TRY IT
Print back every record below, exactly as it stands.

SUPPLIED DATA START

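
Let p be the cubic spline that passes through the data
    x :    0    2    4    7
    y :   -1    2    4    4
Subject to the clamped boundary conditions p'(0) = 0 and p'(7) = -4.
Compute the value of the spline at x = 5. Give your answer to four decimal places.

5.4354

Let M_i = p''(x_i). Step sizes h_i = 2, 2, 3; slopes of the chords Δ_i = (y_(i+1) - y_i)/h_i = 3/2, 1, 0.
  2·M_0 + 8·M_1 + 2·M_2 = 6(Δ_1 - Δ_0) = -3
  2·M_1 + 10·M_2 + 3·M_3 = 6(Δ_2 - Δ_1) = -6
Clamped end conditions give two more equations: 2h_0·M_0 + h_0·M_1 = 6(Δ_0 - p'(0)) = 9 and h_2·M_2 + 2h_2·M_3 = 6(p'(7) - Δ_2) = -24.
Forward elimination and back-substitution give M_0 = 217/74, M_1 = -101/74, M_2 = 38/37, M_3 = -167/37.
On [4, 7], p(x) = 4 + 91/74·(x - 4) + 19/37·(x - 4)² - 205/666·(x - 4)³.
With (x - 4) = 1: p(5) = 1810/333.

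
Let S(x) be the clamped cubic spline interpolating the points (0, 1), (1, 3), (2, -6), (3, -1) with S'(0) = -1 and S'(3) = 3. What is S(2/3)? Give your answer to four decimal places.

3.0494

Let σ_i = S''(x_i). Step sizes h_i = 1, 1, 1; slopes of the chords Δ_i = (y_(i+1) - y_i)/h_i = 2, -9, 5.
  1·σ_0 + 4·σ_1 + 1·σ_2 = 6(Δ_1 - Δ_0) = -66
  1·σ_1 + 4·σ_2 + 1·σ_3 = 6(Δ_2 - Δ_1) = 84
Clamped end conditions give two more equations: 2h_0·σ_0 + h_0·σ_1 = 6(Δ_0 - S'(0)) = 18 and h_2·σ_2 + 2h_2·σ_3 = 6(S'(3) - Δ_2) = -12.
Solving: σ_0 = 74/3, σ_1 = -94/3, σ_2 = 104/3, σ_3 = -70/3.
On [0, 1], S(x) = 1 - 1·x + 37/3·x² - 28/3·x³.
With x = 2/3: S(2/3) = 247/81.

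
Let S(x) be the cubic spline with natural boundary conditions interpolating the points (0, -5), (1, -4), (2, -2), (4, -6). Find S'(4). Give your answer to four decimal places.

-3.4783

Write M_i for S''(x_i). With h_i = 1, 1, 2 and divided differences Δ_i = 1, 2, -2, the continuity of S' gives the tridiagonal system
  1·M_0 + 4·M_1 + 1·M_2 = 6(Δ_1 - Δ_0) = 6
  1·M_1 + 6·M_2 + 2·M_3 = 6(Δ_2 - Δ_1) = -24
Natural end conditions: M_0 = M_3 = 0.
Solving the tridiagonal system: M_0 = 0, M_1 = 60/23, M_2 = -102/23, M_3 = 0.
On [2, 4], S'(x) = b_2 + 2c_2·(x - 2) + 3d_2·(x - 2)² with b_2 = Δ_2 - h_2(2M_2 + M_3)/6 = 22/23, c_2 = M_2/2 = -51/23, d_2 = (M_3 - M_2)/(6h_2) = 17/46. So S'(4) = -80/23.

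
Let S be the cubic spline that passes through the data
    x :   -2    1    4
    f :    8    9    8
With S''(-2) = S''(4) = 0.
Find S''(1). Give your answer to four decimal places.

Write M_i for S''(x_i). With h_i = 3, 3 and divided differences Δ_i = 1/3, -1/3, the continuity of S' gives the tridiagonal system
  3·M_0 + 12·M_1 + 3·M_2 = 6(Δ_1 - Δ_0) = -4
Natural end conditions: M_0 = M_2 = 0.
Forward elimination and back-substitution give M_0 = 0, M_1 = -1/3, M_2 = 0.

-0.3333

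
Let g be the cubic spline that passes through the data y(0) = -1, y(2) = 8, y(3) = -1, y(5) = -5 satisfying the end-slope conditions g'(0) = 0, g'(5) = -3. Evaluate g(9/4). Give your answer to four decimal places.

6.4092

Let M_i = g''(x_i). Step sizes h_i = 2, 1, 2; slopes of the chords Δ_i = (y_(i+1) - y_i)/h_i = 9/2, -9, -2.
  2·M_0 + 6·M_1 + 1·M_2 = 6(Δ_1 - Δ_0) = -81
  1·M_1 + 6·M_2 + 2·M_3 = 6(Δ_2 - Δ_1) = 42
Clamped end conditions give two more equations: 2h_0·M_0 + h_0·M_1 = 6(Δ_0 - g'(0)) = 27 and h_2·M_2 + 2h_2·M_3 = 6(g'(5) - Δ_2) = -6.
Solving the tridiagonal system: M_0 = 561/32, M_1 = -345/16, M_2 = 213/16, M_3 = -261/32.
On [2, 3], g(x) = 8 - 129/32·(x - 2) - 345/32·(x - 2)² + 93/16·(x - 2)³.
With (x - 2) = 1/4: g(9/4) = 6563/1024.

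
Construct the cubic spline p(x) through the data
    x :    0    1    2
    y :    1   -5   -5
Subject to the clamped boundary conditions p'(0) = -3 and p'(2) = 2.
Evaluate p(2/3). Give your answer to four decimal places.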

SUPPLIED DATA END

SOLUTION BELOW
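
Let p be the cubic spline that passes through the data
    x :    0    2    4    7
    y :   -1    2    4    4
Subject to the clamped boundary conditions p'(0) = 0 and p'(7) = -4.
Compute the value of the spline at x = 5. Give your answer to four decimal places.

5.4354

Let M_i = p''(x_i). Step sizes h_i = 2, 2, 3; slopes of the chords Δ_i = (y_(i+1) - y_i)/h_i = 3/2, 1, 0.
  2·M_0 + 8·M_1 + 2·M_2 = 6(Δ_1 - Δ_0) = -3
  2·M_1 + 10·M_2 + 3·M_3 = 6(Δ_2 - Δ_1) = -6
Clamped end conditions give two more equations: 2h_0·M_0 + h_0·M_1 = 6(Δ_0 - p'(0)) = 9 and h_2·M_2 + 2h_2·M_3 = 6(p'(7) - Δ_2) = -24.
Forward elimination and back-substitution give M_0 = 217/74, M_1 = -101/74, M_2 = 38/37, M_3 = -167/37.
On [4, 7], p(x) = 4 + 91/74·(x - 4) + 19/37·(x - 4)² - 205/666·(x - 4)³.
With (x - 4) = 1: p(5) = 1810/333.

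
Let S(x) be the clamped cubic spline interpolating the points (0, 1), (1, 3), (2, -6), (3, -1) with S'(0) = -1 and S'(3) = 3. What is S(2/3)? Give your answer to four decimal places.

3.0494

Let σ_i = S''(x_i). Step sizes h_i = 1, 1, 1; slopes of the chords Δ_i = (y_(i+1) - y_i)/h_i = 2, -9, 5.
  1·σ_0 + 4·σ_1 + 1·σ_2 = 6(Δ_1 - Δ_0) = -66
  1·σ_1 + 4·σ_2 + 1·σ_3 = 6(Δ_2 - Δ_1) = 84
Clamped end conditions give two more equations: 2h_0·σ_0 + h_0·σ_1 = 6(Δ_0 - S'(0)) = 18 and h_2·σ_2 + 2h_2·σ_3 = 6(S'(3) - Δ_2) = -12.
Solving: σ_0 = 74/3, σ_1 = -94/3, σ_2 = 104/3, σ_3 = -70/3.
On [0, 1], S(x) = 1 - 1·x + 37/3·x² - 28/3·x³.
With x = 2/3: S(2/3) = 247/81.

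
Let S(x) be the cubic spline with natural boundary conditions interpolating the points (0, -5), (1, -4), (2, -2), (4, -6). Find S'(4). Give your answer to four decimal places.

-3.4783

Write M_i for S''(x_i). With h_i = 1, 1, 2 and divided differences Δ_i = 1, 2, -2, the continuity of S' gives the tridiagonal system
  1·M_0 + 4·M_1 + 1·M_2 = 6(Δ_1 - Δ_0) = 6
  1·M_1 + 6·M_2 + 2·M_3 = 6(Δ_2 - Δ_1) = -24
Natural end conditions: M_0 = M_3 = 0.
Solving the tridiagonal system: M_0 = 0, M_1 = 60/23, M_2 = -102/23, M_3 = 0.
On [2, 4], S'(x) = b_2 + 2c_2·(x - 2) + 3d_2·(x - 2)² with b_2 = Δ_2 - h_2(2M_2 + M_3)/6 = 22/23, c_2 = M_2/2 = -51/23, d_2 = (M_3 - M_2)/(6h_2) = 17/46. So S'(4) = -80/23.

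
Let S be the cubic spline that passes through the data
    x :   -2    1    4
    f :    8    9    8
With S''(-2) = S''(4) = 0.
Find S''(1). Give your answer to four decimal places.

Write M_i for S''(x_i). With h_i = 3, 3 and divided differences Δ_i = 1/3, -1/3, the continuity of S' gives the tridiagonal system
  3·M_0 + 12·M_1 + 3·M_2 = 6(Δ_1 - Δ_0) = -4
Natural end conditions: M_0 = M_2 = 0.
Forward elimination and back-substitution give M_0 = 0, M_1 = -1/3, M_2 = 0.

-0.3333

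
Let g be the cubic spline that passes through the data y(0) = -1, y(2) = 8, y(3) = -1, y(5) = -5 satisfying the end-slope conditions g'(0) = 0, g'(5) = -3. Evaluate g(9/4). Give your answer to four decimal places.

6.4092

Let M_i = g''(x_i). Step sizes h_i = 2, 1, 2; slopes of the chords Δ_i = (y_(i+1) - y_i)/h_i = 9/2, -9, -2.
  2·M_0 + 6·M_1 + 1·M_2 = 6(Δ_1 - Δ_0) = -81
  1·M_1 + 6·M_2 + 2·M_3 = 6(Δ_2 - Δ_1) = 42
Clamped end conditions give two more equations: 2h_0·M_0 + h_0·M_1 = 6(Δ_0 - g'(0)) = 27 and h_2·M_2 + 2h_2·M_3 = 6(g'(5) - Δ_2) = -6.
Solving the tridiagonal system: M_0 = 561/32, M_1 = -345/16, M_2 = 213/16, M_3 = -261/32.
On [2, 3], g(x) = 8 - 129/32·(x - 2) - 345/32·(x - 2)² + 93/16·(x - 2)³.
With (x - 2) = 1/4: g(9/4) = 6563/1024.

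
Construct the cubic spline p(x) through the data
    x :    0    1    2
    y :    1   -5   -5
Subject to the clamped boundary conditions p'(0) = -3 and p'(2) = 2.
Evaluate p(2/3). Give your answer to four decimal places.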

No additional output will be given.